Start of DATASET RECORDS
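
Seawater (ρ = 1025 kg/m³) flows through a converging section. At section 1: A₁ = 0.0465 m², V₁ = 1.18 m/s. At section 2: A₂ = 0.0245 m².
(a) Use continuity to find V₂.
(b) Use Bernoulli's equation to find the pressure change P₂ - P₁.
(a) Continuity: A₁V₁=A₂V₂ -> V₂=A₁V₁/A₂=0.0465*1.18/0.0245=2.24 m/s
(b) Bernoulli: P₂-P₁=0.5*rho*(V₁^2-V₂^2)/1000=0.5*1025*(1.18^2-2.24^2)/1000=-1.858 kPa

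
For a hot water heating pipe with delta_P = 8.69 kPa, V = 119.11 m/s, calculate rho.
Formula: V = \sqrt{\frac{2 \Delta P}{\rho}}
Substituting knowns: 119.11 = √(2·(8.69·1000)/rho)
Solving for rho: rho = 2·(8.69·1000)/119.11² = 1.225 kg/m³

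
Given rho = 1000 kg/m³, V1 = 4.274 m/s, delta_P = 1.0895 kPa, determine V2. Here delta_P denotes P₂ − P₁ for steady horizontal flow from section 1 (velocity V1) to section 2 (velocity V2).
Formula: \Delta P = \frac{1}{2} \rho (V_1^2 - V_2^2)
Substituting knowns: 1.0895 = 0.5·1000·(4.274² − V2²)/1000
Solving for V2: V2 = √(4.274² − 2·(1.0895·1000)/1000) = 4.011 m/s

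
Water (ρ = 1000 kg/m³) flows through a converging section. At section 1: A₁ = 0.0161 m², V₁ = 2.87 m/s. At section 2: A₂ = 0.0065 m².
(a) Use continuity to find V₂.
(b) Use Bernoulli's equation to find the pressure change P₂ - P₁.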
End of DATASET RECORDS
WORK ITEM: Starting at the line with "Water (ρ = 1000", copy every line up to and including the last one in the entries above.

ANSWER BOX:
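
Water (ρ = 1000 kg/m³) flows through a converging section. At section 1: A₁ = 0.0161 m², V₁ = 2.87 m/s. At section 2: A₂ = 0.0065 m².
(a) Use continuity to find V₂.
(b) Use Bernoulli's equation to find the pressure change P₂ - P₁.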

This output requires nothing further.